>>>

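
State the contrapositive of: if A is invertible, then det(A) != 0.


The contrapositive of (P → Q) is (¬Q → ¬P); it is logically equivalent to the original.
Here P = 'A is invertible' and Q = 'det(A) != 0'.

If not (det(A) != 0), then not (A is invertible).


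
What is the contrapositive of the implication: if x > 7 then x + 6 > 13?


The contrapositive of (P → Q) is (¬Q → ¬P); it is logically equivalent to the original.
Here P = 'x > 7' and Q = 'x + 6 > 13'.

If not (x + 6 > 13), then not (x > 7).


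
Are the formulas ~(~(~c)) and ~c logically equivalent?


Compare truth tables:
c | φ | ψ
---------
False | True | True
True | False | False
The columns φ and ψ agree on every row.

Yes, they are logically equivalent.


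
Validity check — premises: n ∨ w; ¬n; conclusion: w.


This matches the form of disjunctive syllogism: the conclusion follows in every model of the premises.

Valid.


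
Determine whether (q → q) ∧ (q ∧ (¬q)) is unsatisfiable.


Truth table over {q}:
q | φ
-----
F | F
T | F
Every row is false.

Yes, it is a contradiction.


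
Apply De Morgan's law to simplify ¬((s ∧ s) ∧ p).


De Morgan: the negation of a conjunction is the disjunction of the negations.
Distribute ¬ across ∧, flipping it to ∨, and negate each literal.

((¬s) ∨ (¬s)) ∨ (¬p)


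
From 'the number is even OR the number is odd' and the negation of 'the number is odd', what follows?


Disjunctive syllogism: from (P ∨ Q) and ¬P, infer Q.
One disjunct, 'the number is odd', is ruled out; the other must hold.

the number is even


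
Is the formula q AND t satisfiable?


Search for a satisfying assignment over {q, t}.
Try q=T, t=T: the formula evaluates to T.
A satisfying assignment exists.

Satisfiable.


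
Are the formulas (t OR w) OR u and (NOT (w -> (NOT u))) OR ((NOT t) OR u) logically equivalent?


Compare truth tables:
t | u | w | φ | ψ
-----------------
F | F | F | F | T
T | F | F | T | F
F | T | F | T | T
T | T | F | T | T
F | F | T | T | T
T | F | T | T | F
F | T | T | T | T
T | T | T | T | T
They differ at row 1 (t=F, u=F, w=F): φ=F but ψ=T.

No, they are not logically equivalent.


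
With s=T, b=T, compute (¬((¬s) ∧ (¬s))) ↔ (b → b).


Substitute s=T, b=T:
¬s = F
¬s = F
(¬s) ∧ (¬s) = F ∧ F = F
¬((¬s) ∧ (¬s)) = T
b → b = T → T = T
(¬((¬s) ∧ (¬s))) ↔ (b → b) = T ↔ T = T

T


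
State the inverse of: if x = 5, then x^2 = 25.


The inverse of (P → Q) is (¬P → ¬Q). It is equivalent to the converse, not to the original.
Here P = 'x = 5' and Q = 'x^2 = 25'.

If not (x = 5), then not (x^2 = 25).


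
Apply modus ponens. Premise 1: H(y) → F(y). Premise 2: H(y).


Modus ponens: from (P → Q) and P, infer Q.
P = 'H(y)' is asserted, and P → Q holds, so Q follows.

F(y).


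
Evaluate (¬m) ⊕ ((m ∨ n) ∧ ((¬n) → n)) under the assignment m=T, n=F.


Substitute m=T, n=F:
¬m = F
m ∨ n = T ∨ F = T
¬n = T
(¬n) → n = T → F = F
(m ∨ n) ∧ ((¬n) → n) = T ∧ F = F
(¬m) ⊕ ((m ∨ n) ∧ ((¬n) → n)) = F ⊕ F = F

F


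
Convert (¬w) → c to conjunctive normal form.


Step 1: Rewrite (¬w) → c as ¬(¬w) ∨ c.
Step 2: Eliminate any double negations (¬¬X = X).

w ∨ c


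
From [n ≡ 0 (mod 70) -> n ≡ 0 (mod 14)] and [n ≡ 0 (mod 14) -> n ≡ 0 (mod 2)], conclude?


Hypothetical syllogism: from (P → Q) and (Q → R), infer (P → R).
Chain the two implications through the shared middle term 'n ≡ 0 (mod 14)'.

n ≡ 0 (mod 70) -> n ≡ 0 (mod 2)


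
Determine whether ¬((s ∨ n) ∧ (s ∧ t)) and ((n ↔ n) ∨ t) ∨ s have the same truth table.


Compare truth tables:
n | s | t | φ | ψ
-----------------
F | F | F | T | T
T | F | F | T | T
F | T | F | T | T
T | T | F | T | T
F | F | T | T | T
T | F | T | T | T
F | T | T | F | T
T | T | T | F | T
They differ at row 7 (n=F, s=T, t=T): φ=F but ψ=T.

No, they are not logically equivalent.


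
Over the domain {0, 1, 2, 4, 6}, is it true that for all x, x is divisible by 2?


Evaluate the predicate on each element: 0:T, 1:F, 2:T, 4:T, 6:T.
Counterexample x = 1 fails the predicate.

F


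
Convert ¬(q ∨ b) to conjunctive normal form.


Step 1: Apply De Morgan: ¬(q ∨ b) = ¬q ∧ ¬b.

(¬q) ∧ (¬b)


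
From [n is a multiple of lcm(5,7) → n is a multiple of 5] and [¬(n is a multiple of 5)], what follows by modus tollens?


Modus tollens: from (P → Q) and ¬Q, infer ¬P.
Q = 'n is a multiple of 5' is denied; since P → Q, P must also fail.

Not (n is a multiple of lcm(5,7)).


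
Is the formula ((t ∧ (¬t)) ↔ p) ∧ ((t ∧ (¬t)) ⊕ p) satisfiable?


Check all 4 assignments over {p, t}:
p | t | φ
---------
F | F | F
T | F | F
F | T | F
T | T | F
No assignment makes the formula true.

Unsatisfiable.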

<<<

_Your assignment_.
Copy each entry above exactly, character for character.

_Answer for the task_.
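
State the contrapositive of: if A is invertible, then det(A) != 0.


The contrapositive of (P → Q) is (¬Q → ¬P); it is logically equivalent to the original.
Here P = 'A is invertible' and Q = 'det(A) != 0'.

If not (det(A) != 0), then not (A is invertible).


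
What is the contrapositive of the implication: if x > 7 then x + 6 > 13?


The contrapositive of (P → Q) is (¬Q → ¬P); it is logically equivalent to the original.
Here P = 'x > 7' and Q = 'x + 6 > 13'.

If not (x + 6 > 13), then not (x > 7).


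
Are the formulas ~(~(~c)) and ~c logically equivalent?


Compare truth tables:
c | φ | ψ
---------
False | True | True
True | False | False
The columns φ and ψ agree on every row.

Yes, they are logically equivalent.


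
Validity check — premises: n ∨ w; ¬n; conclusion: w.


This matches the form of disjunctive syllogism: the conclusion follows in every model of the premises.

Valid.


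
Determine whether (q → q) ∧ (q ∧ (¬q)) is unsatisfiable.


Truth table over {q}:
q | φ
-----
F | F
T | F
Every row is false.

Yes, it is a contradiction.


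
Apply De Morgan's law to simplify ¬((s ∧ s) ∧ p).


De Morgan: the negation of a conjunction is the disjunction of the negations.
Distribute ¬ across ∧, flipping it to ∨, and negate each literal.

((¬s) ∨ (¬s)) ∨ (¬p)


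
From 'the number is even OR the number is odd' and the negation of 'the number is odd', what follows?


Disjunctive syllogism: from (P ∨ Q) and ¬P, infer Q.
One disjunct, 'the number is odd', is ruled out; the other must hold.

the number is even


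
Is the formula q AND t satisfiable?


Search for a satisfying assignment over {q, t}.
Try q=T, t=T: the formula evaluates to T.
A satisfying assignment exists.

Satisfiable.


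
Are the formulas (t OR w) OR u and (NOT (w -> (NOT u))) OR ((NOT t) OR u) logically equivalent?


Compare truth tables:
t | u | w | φ | ψ
-----------------
F | F | F | F | T
T | F | F | T | F
F | T | F | T | T
T | T | F | T | T
F | F | T | T | T
T | F | T | T | F
F | T | T | T | T
T | T | T | T | T
They differ at row 1 (t=F, u=F, w=F): φ=F but ψ=T.

No, they are not logically equivalent.


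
With s=T, b=T, compute (¬((¬s) ∧ (¬s))) ↔ (b → b).


Substitute s=T, b=T:
¬s = F
¬s = F
(¬s) ∧ (¬s) = F ∧ F = F
¬((¬s) ∧ (¬s)) = T
b → b = T → T = T
(¬((¬s) ∧ (¬s))) ↔ (b → b) = T ↔ T = T

T


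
State the inverse of: if x = 5, then x^2 = 25.


The inverse of (P → Q) is (¬P → ¬Q). It is equivalent to the converse, not to the original.
Here P = 'x = 5' and Q = 'x^2 = 25'.

If not (x = 5), then not (x^2 = 25).


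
Apply modus ponens. Premise 1: H(y) → F(y). Premise 2: H(y).


Modus ponens: from (P → Q) and P, infer Q.
P = 'H(y)' is asserted, and P → Q holds, so Q follows.

F(y).


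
Evaluate (¬m) ⊕ ((m ∨ n) ∧ ((¬n) → n)) under the assignment m=T, n=F.


Substitute m=T, n=F:
¬m = F
m ∨ n = T ∨ F = T
¬n = T
(¬n) → n = T → F = F
(m ∨ n) ∧ ((¬n) → n) = T ∧ F = F
(¬m) ⊕ ((m ∨ n) ∧ ((¬n) → n)) = F ⊕ F = F

F


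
Convert (¬w) → c to conjunctive normal form.


Step 1: Rewrite (¬w) → c as ¬(¬w) ∨ c.
Step 2: Eliminate any double negations (¬¬X = X).

w ∨ c


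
From [n ≡ 0 (mod 70) -> n ≡ 0 (mod 14)] and [n ≡ 0 (mod 14) -> n ≡ 0 (mod 2)], conclude?


Hypothetical syllogism: from (P → Q) and (Q → R), infer (P → R).
Chain the two implications through the shared middle term 'n ≡ 0 (mod 14)'.

n ≡ 0 (mod 70) -> n ≡ 0 (mod 2)


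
Determine whether ¬((s ∨ n) ∧ (s ∧ t)) and ((n ↔ n) ∨ t) ∨ s have the same truth table.


Compare truth tables:
n | s | t | φ | ψ
-----------------
F | F | F | T | T
T | F | F | T | T
F | T | F | T | T
T | T | F | T | T
F | F | T | T | T
T | F | T | T | T
F | T | T | F | T
T | T | T | F | T
They differ at row 7 (n=F, s=T, t=T): φ=F but ψ=T.

No, they are not logically equivalent.


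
Over the domain {0, 1, 2, 4, 6}, is it true that for all x, x is divisible by 2?


Evaluate the predicate on each element: 0:T, 1:F, 2:T, 4:T, 6:T.
Counterexample x = 1 fails the predicate.

F


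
Convert ¬(q ∨ b) to conjunctive normal form.


Step 1: Apply De Morgan: ¬(q ∨ b) = ¬q ∧ ¬b.

(¬q) ∧ (¬b)


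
From [n is a multiple of lcm(5,7) → n is a multiple of 5] and [¬(n is a multiple of 5)], what follows by modus tollens?


Modus tollens: from (P → Q) and ¬Q, infer ¬P.
Q = 'n is a multiple of 5' is denied; since P → Q, P must also fail.

Not (n is a multiple of lcm(5,7)).


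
Is the formula ((t ∧ (¬t)) ↔ p) ∧ ((t ∧ (¬t)) ⊕ p) satisfiable?


Check all 4 assignments over {p, t}:
p | t | φ
---------
F | F | F
T | F | F
F | T | F
T | T | F
No assignment makes the formula true.

Unsatisfiable.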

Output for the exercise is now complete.